=== EXERCISE GOAL ===
Output only an exact transcription of the line containing "A strut in a space-frame structure of length 1.22" and all lines that follow it in the data below.

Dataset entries
-=-=-

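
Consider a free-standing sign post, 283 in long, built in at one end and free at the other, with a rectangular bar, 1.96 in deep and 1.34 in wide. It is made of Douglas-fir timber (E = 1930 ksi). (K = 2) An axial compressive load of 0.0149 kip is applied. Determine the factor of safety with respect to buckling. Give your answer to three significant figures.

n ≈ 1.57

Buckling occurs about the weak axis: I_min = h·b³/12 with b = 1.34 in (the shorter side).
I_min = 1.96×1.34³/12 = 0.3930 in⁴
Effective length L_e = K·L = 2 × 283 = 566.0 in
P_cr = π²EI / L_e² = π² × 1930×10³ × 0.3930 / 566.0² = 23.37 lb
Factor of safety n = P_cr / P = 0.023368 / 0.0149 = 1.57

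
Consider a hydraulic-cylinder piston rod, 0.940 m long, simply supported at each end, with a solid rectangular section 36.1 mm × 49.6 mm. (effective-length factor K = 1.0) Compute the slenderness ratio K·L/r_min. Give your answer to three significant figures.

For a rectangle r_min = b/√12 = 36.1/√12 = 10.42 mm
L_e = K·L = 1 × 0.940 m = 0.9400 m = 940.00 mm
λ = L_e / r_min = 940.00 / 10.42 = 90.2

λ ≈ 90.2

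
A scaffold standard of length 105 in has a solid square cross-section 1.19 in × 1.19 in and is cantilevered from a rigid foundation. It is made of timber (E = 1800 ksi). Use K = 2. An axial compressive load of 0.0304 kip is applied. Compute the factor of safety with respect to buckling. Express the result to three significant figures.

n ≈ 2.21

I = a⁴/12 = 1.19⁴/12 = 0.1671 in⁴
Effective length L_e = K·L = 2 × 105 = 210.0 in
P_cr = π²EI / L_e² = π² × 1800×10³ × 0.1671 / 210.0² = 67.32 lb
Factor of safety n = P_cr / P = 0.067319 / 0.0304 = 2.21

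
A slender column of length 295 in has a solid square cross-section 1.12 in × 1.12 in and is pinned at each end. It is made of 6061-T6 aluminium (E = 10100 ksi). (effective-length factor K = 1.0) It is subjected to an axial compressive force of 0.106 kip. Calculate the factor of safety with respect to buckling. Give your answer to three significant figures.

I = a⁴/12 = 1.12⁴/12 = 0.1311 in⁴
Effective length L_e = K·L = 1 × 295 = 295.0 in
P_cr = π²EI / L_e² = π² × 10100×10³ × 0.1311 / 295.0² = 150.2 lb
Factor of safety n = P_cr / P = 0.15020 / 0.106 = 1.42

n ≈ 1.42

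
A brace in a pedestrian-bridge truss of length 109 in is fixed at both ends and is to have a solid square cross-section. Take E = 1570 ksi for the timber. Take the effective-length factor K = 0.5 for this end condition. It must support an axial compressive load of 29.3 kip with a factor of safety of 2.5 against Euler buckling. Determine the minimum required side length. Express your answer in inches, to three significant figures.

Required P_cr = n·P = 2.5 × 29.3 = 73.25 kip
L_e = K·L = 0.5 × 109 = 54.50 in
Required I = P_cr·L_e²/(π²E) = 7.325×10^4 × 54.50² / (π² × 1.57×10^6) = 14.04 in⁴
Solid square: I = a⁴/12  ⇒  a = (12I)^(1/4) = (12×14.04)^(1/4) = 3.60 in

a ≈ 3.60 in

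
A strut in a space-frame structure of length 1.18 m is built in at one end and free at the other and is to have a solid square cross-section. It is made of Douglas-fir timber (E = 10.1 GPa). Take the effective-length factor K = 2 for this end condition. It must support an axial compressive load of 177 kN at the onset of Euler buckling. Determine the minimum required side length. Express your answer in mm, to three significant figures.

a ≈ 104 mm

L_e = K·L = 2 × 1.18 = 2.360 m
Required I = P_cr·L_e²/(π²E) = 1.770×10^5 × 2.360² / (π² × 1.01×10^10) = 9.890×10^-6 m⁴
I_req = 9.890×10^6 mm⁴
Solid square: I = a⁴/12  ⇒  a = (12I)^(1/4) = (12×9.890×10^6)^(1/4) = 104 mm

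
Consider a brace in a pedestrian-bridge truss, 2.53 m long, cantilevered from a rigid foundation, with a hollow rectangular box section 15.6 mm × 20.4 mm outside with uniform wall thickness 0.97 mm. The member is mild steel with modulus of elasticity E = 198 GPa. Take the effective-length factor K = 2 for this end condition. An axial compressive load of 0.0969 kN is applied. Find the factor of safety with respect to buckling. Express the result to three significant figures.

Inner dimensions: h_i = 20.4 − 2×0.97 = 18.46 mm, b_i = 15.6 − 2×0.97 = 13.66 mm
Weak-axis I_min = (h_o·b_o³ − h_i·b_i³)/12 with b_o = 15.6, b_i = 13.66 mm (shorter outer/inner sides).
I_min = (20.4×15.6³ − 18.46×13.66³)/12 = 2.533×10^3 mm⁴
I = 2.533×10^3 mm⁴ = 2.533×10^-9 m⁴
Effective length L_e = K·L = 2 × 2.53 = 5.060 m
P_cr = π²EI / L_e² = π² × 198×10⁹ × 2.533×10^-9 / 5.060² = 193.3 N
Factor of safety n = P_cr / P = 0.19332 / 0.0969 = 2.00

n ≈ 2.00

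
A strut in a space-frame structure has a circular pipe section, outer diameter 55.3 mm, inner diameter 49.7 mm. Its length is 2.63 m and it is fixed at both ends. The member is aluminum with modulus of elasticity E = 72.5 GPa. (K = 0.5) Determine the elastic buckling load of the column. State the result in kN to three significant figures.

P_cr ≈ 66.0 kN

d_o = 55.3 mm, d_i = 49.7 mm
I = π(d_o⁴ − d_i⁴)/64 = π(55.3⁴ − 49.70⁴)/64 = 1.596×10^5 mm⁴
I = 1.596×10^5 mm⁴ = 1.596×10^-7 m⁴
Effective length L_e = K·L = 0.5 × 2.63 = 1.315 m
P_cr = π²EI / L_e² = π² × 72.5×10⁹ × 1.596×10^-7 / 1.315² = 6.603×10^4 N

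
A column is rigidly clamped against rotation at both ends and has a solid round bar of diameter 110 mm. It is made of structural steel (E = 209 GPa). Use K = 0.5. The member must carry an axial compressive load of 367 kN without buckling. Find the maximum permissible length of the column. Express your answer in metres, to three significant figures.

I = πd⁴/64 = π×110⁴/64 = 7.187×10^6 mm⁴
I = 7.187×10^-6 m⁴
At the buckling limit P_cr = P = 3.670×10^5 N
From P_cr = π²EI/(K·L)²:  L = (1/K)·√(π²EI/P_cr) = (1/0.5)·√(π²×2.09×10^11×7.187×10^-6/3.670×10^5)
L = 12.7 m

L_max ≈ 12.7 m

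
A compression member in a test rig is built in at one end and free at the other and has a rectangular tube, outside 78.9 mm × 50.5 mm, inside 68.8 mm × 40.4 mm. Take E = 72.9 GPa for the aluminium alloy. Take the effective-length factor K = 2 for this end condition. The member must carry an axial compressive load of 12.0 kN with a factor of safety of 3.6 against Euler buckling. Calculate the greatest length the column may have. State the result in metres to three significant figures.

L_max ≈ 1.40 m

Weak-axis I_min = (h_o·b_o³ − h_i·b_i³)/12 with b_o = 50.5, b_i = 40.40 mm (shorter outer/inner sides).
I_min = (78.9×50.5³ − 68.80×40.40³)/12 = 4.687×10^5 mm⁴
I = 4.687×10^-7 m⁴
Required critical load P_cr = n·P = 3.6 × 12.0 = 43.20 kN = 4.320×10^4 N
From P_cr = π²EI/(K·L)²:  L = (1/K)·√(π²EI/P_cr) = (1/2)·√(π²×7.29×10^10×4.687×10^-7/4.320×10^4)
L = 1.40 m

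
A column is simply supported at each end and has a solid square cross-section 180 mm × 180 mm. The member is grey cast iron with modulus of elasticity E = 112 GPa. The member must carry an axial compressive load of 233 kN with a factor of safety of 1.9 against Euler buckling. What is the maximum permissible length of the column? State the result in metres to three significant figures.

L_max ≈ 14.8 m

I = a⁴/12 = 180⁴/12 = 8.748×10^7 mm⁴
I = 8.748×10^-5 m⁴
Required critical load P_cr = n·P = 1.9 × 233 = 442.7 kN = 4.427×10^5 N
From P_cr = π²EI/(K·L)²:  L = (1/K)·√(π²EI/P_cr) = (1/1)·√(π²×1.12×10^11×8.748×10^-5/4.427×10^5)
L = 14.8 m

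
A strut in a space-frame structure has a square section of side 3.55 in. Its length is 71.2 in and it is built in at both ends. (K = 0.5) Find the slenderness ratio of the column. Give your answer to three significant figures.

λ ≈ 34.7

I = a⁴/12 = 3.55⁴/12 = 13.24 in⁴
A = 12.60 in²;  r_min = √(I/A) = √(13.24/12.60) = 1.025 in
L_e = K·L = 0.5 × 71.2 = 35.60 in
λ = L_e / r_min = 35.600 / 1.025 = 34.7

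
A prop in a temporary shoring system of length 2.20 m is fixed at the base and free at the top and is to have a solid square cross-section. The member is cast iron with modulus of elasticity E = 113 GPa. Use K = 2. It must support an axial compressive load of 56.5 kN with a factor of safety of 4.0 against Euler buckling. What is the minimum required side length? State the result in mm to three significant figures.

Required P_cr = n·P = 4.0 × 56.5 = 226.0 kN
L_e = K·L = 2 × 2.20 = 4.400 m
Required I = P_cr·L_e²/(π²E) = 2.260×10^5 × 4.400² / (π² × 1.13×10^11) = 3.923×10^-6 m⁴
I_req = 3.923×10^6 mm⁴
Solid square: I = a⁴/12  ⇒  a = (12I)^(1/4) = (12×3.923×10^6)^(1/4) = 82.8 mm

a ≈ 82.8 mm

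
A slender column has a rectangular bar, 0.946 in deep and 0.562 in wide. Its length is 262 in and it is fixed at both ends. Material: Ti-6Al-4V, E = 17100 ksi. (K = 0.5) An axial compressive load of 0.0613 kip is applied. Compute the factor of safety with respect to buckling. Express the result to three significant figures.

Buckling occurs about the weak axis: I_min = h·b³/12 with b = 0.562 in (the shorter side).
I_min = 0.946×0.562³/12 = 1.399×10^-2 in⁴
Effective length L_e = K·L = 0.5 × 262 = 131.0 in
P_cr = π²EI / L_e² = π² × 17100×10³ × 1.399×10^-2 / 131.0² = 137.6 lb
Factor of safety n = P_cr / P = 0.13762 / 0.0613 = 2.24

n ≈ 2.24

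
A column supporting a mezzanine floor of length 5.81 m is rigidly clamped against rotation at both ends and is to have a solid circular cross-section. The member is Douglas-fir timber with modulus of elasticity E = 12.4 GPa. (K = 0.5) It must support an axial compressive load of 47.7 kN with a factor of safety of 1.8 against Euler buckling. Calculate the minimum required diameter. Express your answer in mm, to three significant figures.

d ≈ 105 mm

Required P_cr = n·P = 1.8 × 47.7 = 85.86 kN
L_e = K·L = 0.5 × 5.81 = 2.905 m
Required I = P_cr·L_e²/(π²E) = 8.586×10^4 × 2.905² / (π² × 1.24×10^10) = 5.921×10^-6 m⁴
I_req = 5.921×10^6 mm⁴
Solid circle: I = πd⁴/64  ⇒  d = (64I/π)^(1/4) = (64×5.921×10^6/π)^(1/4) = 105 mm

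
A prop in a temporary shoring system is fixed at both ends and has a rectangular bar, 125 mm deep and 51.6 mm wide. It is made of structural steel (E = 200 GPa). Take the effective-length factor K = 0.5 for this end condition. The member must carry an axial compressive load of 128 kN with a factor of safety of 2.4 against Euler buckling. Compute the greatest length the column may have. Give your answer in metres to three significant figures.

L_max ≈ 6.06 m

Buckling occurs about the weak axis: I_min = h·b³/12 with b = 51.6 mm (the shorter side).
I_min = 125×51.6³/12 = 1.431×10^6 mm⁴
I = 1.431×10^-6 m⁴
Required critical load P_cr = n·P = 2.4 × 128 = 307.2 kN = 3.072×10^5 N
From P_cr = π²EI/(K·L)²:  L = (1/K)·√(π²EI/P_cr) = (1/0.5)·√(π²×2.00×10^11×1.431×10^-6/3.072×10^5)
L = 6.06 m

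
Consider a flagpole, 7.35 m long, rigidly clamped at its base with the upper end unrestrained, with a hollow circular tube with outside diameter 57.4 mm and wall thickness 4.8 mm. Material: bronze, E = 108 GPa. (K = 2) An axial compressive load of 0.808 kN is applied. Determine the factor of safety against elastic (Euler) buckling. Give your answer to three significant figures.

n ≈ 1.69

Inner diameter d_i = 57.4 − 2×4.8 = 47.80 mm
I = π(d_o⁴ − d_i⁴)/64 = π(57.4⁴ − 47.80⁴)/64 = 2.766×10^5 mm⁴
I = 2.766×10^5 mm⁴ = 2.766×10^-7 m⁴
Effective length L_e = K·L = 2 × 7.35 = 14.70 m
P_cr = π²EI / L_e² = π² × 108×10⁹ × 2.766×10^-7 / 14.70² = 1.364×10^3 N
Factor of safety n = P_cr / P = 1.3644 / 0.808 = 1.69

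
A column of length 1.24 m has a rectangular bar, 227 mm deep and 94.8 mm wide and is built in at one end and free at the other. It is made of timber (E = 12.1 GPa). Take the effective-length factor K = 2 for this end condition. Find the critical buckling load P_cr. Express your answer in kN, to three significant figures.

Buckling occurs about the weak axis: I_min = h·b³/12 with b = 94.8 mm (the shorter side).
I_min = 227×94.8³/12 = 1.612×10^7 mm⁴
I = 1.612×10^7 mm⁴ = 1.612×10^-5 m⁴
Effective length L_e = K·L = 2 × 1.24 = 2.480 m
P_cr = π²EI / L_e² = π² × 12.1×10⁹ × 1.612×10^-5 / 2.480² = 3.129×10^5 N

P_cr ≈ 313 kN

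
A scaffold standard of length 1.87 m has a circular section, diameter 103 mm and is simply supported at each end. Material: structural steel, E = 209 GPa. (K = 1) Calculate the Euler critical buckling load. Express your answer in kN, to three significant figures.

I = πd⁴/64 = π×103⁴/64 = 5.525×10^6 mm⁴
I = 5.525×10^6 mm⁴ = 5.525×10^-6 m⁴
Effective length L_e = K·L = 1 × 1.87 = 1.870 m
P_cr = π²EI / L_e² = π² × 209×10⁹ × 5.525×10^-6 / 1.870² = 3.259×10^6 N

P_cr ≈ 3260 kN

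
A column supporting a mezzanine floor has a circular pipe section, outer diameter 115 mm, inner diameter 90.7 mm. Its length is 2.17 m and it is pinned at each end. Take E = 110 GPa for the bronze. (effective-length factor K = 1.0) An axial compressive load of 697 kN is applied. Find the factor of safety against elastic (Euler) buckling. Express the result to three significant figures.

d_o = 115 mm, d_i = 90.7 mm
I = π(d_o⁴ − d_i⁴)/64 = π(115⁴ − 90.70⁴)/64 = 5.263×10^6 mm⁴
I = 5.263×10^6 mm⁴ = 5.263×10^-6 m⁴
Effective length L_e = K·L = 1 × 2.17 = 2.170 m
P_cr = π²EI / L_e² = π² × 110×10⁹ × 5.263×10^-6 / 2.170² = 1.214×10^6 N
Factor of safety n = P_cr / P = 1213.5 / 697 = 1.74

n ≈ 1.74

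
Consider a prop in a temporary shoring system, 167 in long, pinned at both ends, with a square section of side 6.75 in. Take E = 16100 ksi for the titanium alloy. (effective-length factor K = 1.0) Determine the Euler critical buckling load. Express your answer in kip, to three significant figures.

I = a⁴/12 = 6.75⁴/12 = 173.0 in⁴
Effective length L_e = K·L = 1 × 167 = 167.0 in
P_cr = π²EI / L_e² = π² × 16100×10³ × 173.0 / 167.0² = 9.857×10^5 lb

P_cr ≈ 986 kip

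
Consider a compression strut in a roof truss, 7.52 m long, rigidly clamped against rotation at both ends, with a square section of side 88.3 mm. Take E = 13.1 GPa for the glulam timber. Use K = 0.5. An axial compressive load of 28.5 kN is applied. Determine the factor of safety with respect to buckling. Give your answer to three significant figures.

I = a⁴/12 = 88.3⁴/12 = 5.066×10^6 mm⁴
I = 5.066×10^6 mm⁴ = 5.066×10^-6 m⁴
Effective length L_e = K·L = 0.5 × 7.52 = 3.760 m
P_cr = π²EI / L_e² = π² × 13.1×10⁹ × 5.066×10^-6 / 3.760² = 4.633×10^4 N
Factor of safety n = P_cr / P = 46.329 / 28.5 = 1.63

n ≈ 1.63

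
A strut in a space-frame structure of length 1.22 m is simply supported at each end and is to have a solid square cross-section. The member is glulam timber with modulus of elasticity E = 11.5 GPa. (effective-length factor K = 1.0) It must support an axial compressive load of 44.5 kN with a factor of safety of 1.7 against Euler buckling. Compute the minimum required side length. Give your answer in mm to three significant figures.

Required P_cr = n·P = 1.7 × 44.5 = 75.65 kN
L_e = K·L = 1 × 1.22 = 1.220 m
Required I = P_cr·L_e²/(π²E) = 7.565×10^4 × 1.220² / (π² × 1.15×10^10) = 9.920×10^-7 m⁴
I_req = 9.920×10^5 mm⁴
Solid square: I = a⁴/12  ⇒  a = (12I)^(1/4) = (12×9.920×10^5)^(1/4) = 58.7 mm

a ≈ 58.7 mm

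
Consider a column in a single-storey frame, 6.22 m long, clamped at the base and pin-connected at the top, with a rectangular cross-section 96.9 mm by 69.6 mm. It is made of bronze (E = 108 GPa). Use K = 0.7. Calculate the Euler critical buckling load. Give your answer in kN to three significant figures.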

-=-=-

=== TASK OUTPUT ===
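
A strut in a space-frame structure of length 1.22 m is simply supported at each end and is to have a solid square cross-section. The member is glulam timber with modulus of elasticity E = 11.5 GPa. (effective-length factor K = 1.0) It must support an axial compressive load of 44.5 kN with a factor of safety of 1.7 against Euler buckling. Compute the minimum required side length. Give your answer in mm to three significant figures.

Required P_cr = n·P = 1.7 × 44.5 = 75.65 kN
L_e = K·L = 1 × 1.22 = 1.220 m
Required I = P_cr·L_e²/(π²E) = 7.565×10^4 × 1.220² / (π² × 1.15×10^10) = 9.920×10^-7 m⁴
I_req = 9.920×10^5 mm⁴
Solid square: I = a⁴/12  ⇒  a = (12I)^(1/4) = (12×9.920×10^5)^(1/4) = 58.7 mm

a ≈ 58.7 mm

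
Consider a column in a single-storey frame, 6.22 m long, clamped at the base and pin-connected at the top, with a rectangular cross-section 96.9 mm by 69.6 mm. It is made of bronze (E = 108 GPa). Use K = 0.7. Calculate the Euler critical buckling load. Give your answer in kN to three significant figures.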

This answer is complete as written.